Start of Task inputs

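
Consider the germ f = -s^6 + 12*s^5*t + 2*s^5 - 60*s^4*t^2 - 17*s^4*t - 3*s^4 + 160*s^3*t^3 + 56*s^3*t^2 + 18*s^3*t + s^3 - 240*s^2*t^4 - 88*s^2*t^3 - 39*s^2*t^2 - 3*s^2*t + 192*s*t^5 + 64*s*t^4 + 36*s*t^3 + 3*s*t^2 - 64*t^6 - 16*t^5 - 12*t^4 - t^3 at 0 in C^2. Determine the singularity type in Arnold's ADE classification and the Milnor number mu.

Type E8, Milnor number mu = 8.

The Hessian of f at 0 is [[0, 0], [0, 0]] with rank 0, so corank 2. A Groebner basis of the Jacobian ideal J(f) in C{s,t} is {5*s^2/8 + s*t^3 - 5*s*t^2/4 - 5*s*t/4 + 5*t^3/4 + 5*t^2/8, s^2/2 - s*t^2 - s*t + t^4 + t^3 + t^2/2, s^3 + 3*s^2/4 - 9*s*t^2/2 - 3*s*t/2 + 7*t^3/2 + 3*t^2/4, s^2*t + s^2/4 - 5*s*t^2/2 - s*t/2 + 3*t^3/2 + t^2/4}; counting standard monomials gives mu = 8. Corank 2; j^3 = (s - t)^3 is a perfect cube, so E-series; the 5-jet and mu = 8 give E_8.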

End of Task inputs
Start of Task inputs

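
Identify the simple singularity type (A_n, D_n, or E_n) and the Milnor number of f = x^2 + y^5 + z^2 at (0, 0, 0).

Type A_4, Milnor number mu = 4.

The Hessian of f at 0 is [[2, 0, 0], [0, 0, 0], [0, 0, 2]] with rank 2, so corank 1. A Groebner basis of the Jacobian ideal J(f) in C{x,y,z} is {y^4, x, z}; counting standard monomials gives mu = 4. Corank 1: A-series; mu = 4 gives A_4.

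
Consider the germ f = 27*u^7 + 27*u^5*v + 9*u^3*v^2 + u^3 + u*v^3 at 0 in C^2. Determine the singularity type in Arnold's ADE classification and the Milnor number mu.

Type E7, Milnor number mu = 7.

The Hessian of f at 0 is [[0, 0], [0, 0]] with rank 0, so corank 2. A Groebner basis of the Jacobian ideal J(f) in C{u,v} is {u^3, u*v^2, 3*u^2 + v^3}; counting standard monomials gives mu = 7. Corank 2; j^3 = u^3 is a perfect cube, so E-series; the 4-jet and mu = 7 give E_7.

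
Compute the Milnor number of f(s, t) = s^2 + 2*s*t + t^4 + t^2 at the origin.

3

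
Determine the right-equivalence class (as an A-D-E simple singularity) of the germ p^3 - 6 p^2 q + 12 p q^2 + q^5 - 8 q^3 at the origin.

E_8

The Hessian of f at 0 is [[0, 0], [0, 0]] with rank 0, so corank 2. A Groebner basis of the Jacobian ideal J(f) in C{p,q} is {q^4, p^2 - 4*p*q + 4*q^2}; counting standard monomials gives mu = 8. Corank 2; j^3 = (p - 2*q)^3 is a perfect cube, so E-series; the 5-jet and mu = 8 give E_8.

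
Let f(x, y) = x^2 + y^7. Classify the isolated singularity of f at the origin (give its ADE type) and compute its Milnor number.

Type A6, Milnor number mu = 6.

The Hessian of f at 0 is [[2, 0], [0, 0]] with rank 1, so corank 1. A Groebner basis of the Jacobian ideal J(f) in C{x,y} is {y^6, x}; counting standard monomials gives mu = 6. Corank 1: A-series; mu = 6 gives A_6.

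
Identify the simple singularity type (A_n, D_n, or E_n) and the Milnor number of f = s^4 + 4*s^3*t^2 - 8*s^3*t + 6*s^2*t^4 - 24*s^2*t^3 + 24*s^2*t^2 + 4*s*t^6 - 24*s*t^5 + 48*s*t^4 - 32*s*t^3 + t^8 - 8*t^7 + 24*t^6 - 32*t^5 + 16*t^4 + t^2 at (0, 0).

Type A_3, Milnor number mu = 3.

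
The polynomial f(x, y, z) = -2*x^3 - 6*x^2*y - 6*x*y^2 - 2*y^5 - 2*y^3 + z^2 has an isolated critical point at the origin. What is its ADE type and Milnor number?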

End of Task inputs

- What you have to do: Find "t^2 at (0, 0)." in the entries above and copy that whole line exactly, then each line after it through the line that contains "The polynomial f(x, y, z)".

- Problem solution:
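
Identify the simple singularity type (A_n, D_n, or E_n) and the Milnor number of f = s^4 + 4*s^3*t^2 - 8*s^3*t + 6*s^2*t^4 - 24*s^2*t^3 + 24*s^2*t^2 + 4*s*t^6 - 24*s*t^5 + 48*s*t^4 - 32*s*t^3 + t^8 - 8*t^7 + 24*t^6 - 32*t^5 + 16*t^4 + t^2 at (0, 0).

Type A_3, Milnor number mu = 3.

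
The polynomial f(x, y, z) = -2*x^3 - 6*x^2*y - 6*x*y^2 - 2*y^5 - 2*y^3 + z^2 has an isolated critical point at the origin. What is its ADE type and Milnor number?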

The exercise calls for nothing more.